> _AIM OF THE TASK_
Without omission or alteration, write out all of the data.

(Dataset records)
************

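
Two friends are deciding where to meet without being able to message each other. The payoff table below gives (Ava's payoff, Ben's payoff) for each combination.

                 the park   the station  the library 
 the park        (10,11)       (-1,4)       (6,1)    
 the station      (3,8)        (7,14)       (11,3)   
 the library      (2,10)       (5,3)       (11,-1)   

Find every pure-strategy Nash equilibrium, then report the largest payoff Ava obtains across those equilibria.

Both the park is a pure NE (Ava: 10 ≥ 3; Ben: 11 ≥ 4). Ava gets 10.
Both the station is a pure NE (Ava: 7 ≥ 5; Ben: 14 ≥ 8). Ava gets 7.
Every other cell has a profitable deviation for at least one player. Highest of {10, 7} is 10.

10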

************

> _RESPONSE_
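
Two friends are deciding where to meet without being able to message each other. The payoff table below gives (Ava's payoff, Ben's payoff) for each combination.

                 the park   the station  the library 
 the park        (10,11)       (-1,4)       (6,1)    
 the station      (3,8)        (7,14)       (11,3)   
 the library      (2,10)       (5,3)       (11,-1)   

Find every pure-strategy Nash equilibrium, then report the largest payoff Ava obtains across those equilibria.

Both the park is a pure NE (Ava: 10 ≥ 3; Ben: 11 ≥ 4). Ava gets 10.
Both the station is a pure NE (Ava: 7 ≥ 5; Ben: 14 ≥ 8). Ava gets 7.
Every other cell has a profitable deviation for at least one player. Highest of {10, 7} is 10.

10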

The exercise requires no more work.